» Activity:
Please repeat, exactly and with nothing extra, the line containing "By the Schwarz" and every line after it up to the end of the material.

» Material for the task:
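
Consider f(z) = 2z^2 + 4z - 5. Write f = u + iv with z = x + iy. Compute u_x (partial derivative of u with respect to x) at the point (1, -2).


Step 1: f(z) = 2(x+iy)^2 + 4(x+iy) - 5
Step 2: u = 2(x^2 - y^2) + 4x - 5
Step 3: u_x = 4x + 4
Step 4: At (1, -2): u_x = 4 + 4 = 8

8


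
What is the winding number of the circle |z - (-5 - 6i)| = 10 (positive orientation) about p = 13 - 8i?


Step 1: Center c = (-5, -6), radius = 10
Step 2: |p - c|^2 = 18^2 + (-2)^2 = 328
Step 3: r^2 = 100
Step 4: |p-c| > r so winding number = 0

0


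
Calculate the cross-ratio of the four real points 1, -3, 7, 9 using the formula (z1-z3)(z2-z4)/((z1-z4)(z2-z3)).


Step 1: (z1-z3)(z2-z4) = (-6) * (-12) = 72
Step 2: (z1-z4)(z2-z3) = (-8) * (-10) = 80
Step 3: Cross-ratio = 72/80 = 9/10

9/10


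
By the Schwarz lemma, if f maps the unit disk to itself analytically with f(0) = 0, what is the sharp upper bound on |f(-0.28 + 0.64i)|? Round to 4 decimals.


Step 1: Schwarz lemma: if f: D -> D is analytic with f(0) = 0, then |f(z)| <= |z| for all z in D, and this is sharp (f(z) = z).
Step 2: |z0|^2 = (-0.28)^2 + 0.64^2 = 0.488
Step 3: |z0| = sqrt(0.488) = 0.69857
Step 4: Best bound = |z0| = 0.6986

0.6986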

» Answer for the task:
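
By the Schwarz lemma, if f maps the unit disk to itself analytically with f(0) = 0, what is the sharp upper bound on |f(-0.28 + 0.64i)|? Round to 4 decimals.


Step 1: Schwarz lemma: if f: D -> D is analytic with f(0) = 0, then |f(z)| <= |z| for all z in D, and this is sharp (f(z) = z).
Step 2: |z0|^2 = (-0.28)^2 + 0.64^2 = 0.488
Step 3: |z0| = sqrt(0.488) = 0.69857
Step 4: Best bound = |z0| = 0.6986

0.6986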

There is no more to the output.